§ What you should do:
Your answer must match the entries below word for word.

§ Data to process:

^^^^^^^^^^^^^^^^

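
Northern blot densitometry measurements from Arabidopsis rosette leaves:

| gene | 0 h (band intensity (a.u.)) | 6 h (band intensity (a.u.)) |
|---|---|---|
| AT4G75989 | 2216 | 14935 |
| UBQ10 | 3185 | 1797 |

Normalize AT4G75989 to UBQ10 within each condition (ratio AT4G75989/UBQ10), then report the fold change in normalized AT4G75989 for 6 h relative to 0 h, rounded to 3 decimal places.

AT4G75989/UBQ10 (0 h) = 2216 / 3185 = 0.69576
AT4G75989/UBQ10 (6 h) = 14935 / 1797 = 8.3111
Fold change = 8.3111 / 0.69576 = 11.9453

11.945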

^^^^^^^^^^^^^^^^

§ Written reply:
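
Northern blot densitometry measurements from Arabidopsis rosette leaves:

| gene | 0 h (band intensity (a.u.)) | 6 h (band intensity (a.u.)) |
|---|---|---|
| AT4G75989 | 2216 | 14935 |
| UBQ10 | 3185 | 1797 |

Normalize AT4G75989 to UBQ10 within each condition (ratio AT4G75989/UBQ10), then report the fold change in normalized AT4G75989 for 6 h relative to 0 h, rounded to 3 decimal places.

AT4G75989/UBQ10 (0 h) = 2216 / 3185 = 0.69576
AT4G75989/UBQ10 (6 h) = 14935 / 1797 = 8.3111
Fold change = 8.3111 / 0.69576 = 11.9453

11.945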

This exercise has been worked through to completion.